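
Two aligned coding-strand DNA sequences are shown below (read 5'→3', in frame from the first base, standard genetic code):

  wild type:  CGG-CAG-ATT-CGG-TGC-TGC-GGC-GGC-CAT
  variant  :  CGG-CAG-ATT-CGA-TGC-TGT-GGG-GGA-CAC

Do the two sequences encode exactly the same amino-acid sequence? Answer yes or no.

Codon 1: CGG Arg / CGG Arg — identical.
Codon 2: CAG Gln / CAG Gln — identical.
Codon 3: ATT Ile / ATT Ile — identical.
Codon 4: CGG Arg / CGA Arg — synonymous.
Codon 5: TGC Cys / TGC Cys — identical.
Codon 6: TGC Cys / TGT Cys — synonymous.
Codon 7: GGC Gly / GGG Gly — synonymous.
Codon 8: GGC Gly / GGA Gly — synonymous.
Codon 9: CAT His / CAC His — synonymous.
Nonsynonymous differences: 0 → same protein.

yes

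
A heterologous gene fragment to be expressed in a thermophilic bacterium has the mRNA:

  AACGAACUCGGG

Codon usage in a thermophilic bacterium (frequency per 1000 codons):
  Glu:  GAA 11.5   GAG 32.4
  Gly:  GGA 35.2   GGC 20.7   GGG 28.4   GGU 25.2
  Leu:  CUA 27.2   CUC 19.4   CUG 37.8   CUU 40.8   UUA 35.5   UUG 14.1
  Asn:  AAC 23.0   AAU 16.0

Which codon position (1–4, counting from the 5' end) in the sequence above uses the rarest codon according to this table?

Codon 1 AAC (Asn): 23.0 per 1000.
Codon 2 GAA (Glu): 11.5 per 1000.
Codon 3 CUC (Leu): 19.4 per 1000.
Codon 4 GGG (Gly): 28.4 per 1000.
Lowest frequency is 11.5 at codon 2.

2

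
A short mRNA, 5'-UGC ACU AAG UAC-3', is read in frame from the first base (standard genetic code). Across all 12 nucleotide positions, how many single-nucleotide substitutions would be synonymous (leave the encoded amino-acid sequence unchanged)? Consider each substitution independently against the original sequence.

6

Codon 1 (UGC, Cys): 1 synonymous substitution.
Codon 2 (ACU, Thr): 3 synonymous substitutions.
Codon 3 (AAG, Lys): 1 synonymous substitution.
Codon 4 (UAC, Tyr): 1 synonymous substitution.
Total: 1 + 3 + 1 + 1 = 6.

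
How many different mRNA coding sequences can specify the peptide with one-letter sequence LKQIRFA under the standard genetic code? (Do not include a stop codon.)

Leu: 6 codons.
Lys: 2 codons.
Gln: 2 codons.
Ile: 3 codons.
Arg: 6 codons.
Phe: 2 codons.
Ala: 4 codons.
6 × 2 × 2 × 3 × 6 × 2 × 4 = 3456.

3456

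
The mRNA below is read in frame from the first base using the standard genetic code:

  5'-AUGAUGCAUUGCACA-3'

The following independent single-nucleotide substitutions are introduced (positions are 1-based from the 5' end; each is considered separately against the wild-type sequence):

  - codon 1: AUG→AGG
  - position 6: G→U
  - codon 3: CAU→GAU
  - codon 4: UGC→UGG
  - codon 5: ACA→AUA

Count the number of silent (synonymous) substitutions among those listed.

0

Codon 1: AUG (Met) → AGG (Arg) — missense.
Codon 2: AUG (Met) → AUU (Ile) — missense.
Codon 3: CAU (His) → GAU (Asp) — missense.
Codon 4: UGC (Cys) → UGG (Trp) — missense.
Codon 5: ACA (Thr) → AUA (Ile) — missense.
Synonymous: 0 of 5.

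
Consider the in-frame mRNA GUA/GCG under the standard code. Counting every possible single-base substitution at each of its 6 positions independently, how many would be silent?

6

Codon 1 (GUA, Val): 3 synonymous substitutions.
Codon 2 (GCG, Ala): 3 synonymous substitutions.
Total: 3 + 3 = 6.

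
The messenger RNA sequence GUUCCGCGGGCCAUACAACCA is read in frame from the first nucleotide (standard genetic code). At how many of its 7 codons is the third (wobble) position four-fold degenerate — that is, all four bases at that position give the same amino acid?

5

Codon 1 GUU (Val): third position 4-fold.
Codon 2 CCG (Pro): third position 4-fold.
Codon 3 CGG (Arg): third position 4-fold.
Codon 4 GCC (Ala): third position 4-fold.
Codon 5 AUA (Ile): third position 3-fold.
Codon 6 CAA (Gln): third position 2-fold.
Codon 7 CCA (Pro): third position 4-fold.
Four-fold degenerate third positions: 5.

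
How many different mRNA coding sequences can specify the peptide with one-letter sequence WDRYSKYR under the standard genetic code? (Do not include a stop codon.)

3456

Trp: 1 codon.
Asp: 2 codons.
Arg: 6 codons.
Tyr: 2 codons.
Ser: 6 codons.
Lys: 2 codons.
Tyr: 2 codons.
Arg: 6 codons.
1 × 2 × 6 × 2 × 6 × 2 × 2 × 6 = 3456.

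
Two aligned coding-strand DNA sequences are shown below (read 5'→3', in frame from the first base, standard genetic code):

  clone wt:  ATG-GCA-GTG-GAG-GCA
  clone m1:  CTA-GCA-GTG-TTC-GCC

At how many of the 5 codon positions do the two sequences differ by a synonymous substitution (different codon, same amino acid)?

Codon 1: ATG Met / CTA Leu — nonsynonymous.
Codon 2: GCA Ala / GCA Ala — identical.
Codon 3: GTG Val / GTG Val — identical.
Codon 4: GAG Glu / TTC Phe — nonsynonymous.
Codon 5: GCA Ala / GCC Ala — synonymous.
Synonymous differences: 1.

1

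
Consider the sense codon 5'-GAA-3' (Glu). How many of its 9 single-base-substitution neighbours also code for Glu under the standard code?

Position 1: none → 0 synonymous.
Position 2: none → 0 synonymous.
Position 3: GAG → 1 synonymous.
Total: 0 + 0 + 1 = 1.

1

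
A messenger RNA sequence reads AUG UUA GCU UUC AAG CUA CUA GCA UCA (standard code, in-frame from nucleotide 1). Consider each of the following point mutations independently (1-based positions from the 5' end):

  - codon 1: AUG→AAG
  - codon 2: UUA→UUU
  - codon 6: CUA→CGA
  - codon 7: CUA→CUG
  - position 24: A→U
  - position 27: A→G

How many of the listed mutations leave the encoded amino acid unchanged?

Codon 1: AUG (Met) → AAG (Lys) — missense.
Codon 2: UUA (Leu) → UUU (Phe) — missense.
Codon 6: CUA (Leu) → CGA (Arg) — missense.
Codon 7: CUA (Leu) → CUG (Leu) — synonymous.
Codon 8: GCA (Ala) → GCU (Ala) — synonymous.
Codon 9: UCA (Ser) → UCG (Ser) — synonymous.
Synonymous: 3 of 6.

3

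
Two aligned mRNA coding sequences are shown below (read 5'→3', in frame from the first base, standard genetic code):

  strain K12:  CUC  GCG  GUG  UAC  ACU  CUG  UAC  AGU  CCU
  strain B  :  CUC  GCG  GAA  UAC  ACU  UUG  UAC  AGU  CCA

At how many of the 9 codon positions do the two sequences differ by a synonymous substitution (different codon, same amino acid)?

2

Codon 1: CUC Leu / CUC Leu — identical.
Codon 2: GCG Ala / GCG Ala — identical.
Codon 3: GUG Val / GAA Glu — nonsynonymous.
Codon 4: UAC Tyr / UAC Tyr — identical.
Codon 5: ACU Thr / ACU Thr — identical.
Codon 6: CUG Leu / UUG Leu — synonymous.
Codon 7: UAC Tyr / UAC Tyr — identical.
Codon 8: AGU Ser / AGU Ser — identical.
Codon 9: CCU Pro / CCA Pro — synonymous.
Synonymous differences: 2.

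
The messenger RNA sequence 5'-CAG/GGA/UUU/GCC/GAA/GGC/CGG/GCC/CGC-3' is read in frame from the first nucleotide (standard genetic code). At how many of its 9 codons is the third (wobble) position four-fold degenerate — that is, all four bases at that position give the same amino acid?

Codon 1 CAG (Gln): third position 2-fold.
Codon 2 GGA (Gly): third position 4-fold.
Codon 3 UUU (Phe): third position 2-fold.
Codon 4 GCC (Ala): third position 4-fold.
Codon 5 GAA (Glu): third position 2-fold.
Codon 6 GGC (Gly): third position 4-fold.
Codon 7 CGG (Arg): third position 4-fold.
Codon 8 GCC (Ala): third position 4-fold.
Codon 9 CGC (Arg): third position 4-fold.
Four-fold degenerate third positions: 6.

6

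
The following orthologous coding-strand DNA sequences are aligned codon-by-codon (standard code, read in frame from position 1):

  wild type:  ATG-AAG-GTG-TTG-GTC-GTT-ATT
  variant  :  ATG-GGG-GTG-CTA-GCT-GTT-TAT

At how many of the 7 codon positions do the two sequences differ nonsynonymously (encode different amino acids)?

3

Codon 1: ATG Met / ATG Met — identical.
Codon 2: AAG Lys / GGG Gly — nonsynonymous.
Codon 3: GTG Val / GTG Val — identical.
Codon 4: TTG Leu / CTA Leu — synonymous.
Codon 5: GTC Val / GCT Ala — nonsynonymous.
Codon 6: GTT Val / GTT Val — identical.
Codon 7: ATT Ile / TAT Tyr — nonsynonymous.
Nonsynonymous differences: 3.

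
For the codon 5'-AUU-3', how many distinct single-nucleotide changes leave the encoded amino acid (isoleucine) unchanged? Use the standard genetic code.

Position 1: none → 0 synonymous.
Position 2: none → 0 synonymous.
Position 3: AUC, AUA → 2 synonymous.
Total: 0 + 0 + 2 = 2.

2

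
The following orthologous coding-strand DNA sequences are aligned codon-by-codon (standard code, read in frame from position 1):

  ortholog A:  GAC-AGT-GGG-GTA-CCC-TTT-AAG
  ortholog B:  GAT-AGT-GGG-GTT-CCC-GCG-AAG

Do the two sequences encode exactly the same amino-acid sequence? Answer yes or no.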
————
#### What is needed
Starting with the line above that holds "A messenger RNA" and stopping with the line that holds "- codon 6: CUA→CGA", reproduce each line exactly, omitting all other lines.

#### Result of this exercise
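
A messenger RNA sequence reads AUG UUA GCU UUC AAG CUA CUA GCA UCA (standard code, in-frame from nucleotide 1). Consider each of the following point mutations independently (1-based positions from the 5' end):

  - codon 1: AUG→AAG
  - codon 2: UUA→UUU
  - codon 6: CUA→CGA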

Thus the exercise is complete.